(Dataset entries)
· · · · · · ·
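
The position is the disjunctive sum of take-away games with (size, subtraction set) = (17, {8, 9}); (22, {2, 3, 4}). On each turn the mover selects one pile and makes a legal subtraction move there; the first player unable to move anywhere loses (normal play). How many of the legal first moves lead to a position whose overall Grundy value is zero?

2

Pile A, S = {8, 9}:
n :  0  1  2  3  4  5  6  7  8  9 10 11 12 13 14 15 16 17
G :  0  0  0  0  0  0  0  0  1  1  1  1  1  1  1  1  2  0
G_A(17) = 0.
Pile B, S = {2, 3, 4}:
n :  0  1  2  3  4  5  6  7  8  9 10 11 12 13 14 15 16 17 18 19 20 21 22
G :  0  0  1  1  2  2  0  0  1  1  2  2  0  0  1  1  2  2  0  0  1  1  2
G_B(22) = 2.
Combined Grundy value = 0 ⊕ 2 = 2.
A winning move leaves total XOR = 0, i.e. changes one component's Grundy value g to g ⊕ X where X is the current total.
Pile A: need g' = 0⊕2 = 2. Options: 17−8→G=1, 17−9→G=1. Hits: 0.
Pile B: need g' = 2⊕2 = 0. Options: 22−2→G=1, 22−3→G=0, 22−4→G=0. Hits: 2.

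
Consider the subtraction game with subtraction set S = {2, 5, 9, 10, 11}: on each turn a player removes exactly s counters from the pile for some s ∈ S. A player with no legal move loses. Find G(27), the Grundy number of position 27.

n :  0  1  2  3  4  5  6  7  8  9 10 11 12 13 14 15 16 17 18 19 20 21 22 23 24 25 26 27
G :  0  0  1  1  0  2  1  0  0  1  1  2  2  3  3  4  4  3  2  2  0  0  1  1  0  2  1  0

0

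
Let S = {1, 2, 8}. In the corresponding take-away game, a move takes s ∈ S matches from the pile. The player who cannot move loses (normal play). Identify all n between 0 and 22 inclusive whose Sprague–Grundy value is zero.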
· · · · · · ·
Repeat all of the records, letter for letter.

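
The position is the disjunctive sum of take-away games with (size, subtraction set) = (17, {8, 9}); (22, {2, 3, 4}). On each turn the mover selects one pile and makes a legal subtraction move there; the first player unable to move anywhere loses (normal play). How many of the legal first moves lead to a position whose overall Grundy value is zero?

2

Pile A, S = {8, 9}:
n :  0  1  2  3  4  5  6  7  8  9 10 11 12 13 14 15 16 17
G :  0  0  0  0  0  0  0  0  1  1  1  1  1  1  1  1  2  0
G_A(17) = 0.
Pile B, S = {2, 3, 4}:
n :  0  1  2  3  4  5  6  7  8  9 10 11 12 13 14 15 16 17 18 19 20 21 22
G :  0  0  1  1  2  2  0  0  1  1  2  2  0  0  1  1  2  2  0  0  1  1  2
G_B(22) = 2.
Combined Grundy value = 0 ⊕ 2 = 2.
A winning move leaves total XOR = 0, i.e. changes one component's Grundy value g to g ⊕ X where X is the current total.
Pile A: need g' = 0⊕2 = 2. Options: 17−8→G=1, 17−9→G=1. Hits: 0.
Pile B: need g' = 2⊕2 = 0. Options: 22−2→G=1, 22−3→G=0, 22−4→G=0. Hits: 2.

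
Consider the subtraction game with subtraction set S = {2, 5, 9, 10, 11}: on each turn a player removes exactly s counters from the pile for some s ∈ S. A player with no legal move loses. Find G(27), the Grundy number of position 27.

n :  0  1  2  3  4  5  6  7  8  9 10 11 12 13 14 15 16 17 18 19 20 21 22 23 24 25 26 27
G :  0  0  1  1  0  2  1  0  0  1  1  2  2  3  3  4  4  3  2  2  0  0  1  1  0  2  1  0

0

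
Let S = {1, 2, 8}. In the corresponding take-away game, a move takes s ∈ S matches from the pile. The player who cannot move loses (normal play). Identify all n between 0 and 22 inclusive whose Sprague–Grundy value is zero.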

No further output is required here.